» TASK REQUIREMENTS
The expected output is the complete data, reproduced exactly.

>>>>

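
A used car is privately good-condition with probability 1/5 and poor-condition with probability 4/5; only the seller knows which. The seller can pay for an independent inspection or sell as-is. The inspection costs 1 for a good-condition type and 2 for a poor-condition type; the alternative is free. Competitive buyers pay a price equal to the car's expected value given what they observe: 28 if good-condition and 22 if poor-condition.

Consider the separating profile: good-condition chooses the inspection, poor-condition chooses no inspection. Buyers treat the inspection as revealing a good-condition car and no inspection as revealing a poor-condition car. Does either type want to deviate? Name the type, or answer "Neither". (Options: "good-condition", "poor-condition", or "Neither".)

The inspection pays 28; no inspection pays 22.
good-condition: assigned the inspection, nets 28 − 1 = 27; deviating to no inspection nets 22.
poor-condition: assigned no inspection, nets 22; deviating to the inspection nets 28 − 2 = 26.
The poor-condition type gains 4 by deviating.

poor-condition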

<<<<

» EXERCISE SOLUTION
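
A used car is privately good-condition with probability 1/5 and poor-condition with probability 4/5; only the seller knows which. The seller can pay for an independent inspection or sell as-is. The inspection costs 1 for a good-condition type and 2 for a poor-condition type; the alternative is free. Competitive buyers pay a price equal to the car's expected value given what they observe: 28 if good-condition and 22 if poor-condition.

Consider the separating profile: good-condition chooses the inspection, poor-condition chooses no inspection. Buyers treat the inspection as revealing a good-condition car and no inspection as revealing a poor-condition car. Does either type want to deviate? Name the type, or answer "Neither". (Options: "good-condition", "poor-condition", or "Neither".)

The inspection pays 28; no inspection pays 22.
good-condition: assigned the inspection, nets 28 − 1 = 27; deviating to no inspection nets 22.
poor-condition: assigned no inspection, nets 22; deviating to the inspection nets 28 − 2 = 26.
The poor-condition type gains 4 by deviating.

poor-condition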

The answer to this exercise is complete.